[Input for this task]
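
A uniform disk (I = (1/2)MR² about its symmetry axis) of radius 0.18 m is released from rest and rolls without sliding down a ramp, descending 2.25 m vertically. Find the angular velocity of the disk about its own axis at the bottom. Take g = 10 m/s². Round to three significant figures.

The moment of inertia is (1/2)MR², giving k ≡ I/(MR²) = 0.5.
Rolling without slipping gives ω = v/R, so the total kinetic energy is ½Mv² + ½Iω² = ½(1+k)Mv² = (3/4)Mv².
Energy conservation Mgh = ½(1+k)Mv² gives v = √(2gh/(1+k)) = √(2 × 10 × 2.25 / 1.5) = 5.477 m/s.
Then ω = v/R = 5.477 / 0.18 ≈ 30.4 rad/s.

ω ≈ 30.4 rad/s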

[Try it] Copy the entire listing above, line for line, exactly.

[Solved problem]
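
A uniform disk (I = (1/2)MR² about its symmetry axis) of radius 0.18 m is released from rest and rolls without sliding down a ramp, descending 2.25 m vertically. Find the angular velocity of the disk about its own axis at the bottom. Take g = 10 m/s². Round to three significant figures.

The moment of inertia is (1/2)MR², giving k ≡ I/(MR²) = 0.5.
Rolling without slipping gives ω = v/R, so the total kinetic energy is ½Mv² + ½Iω² = ½(1+k)Mv² = (3/4)Mv².
Energy conservation Mgh = ½(1+k)Mv² gives v = √(2gh/(1+k)) = √(2 × 10 × 2.25 / 1.5) = 5.477 m/s.
Then ω = v/R = 5.477 / 0.18 ≈ 30.4 rad/s.

ω ≈ 30.4 rad/s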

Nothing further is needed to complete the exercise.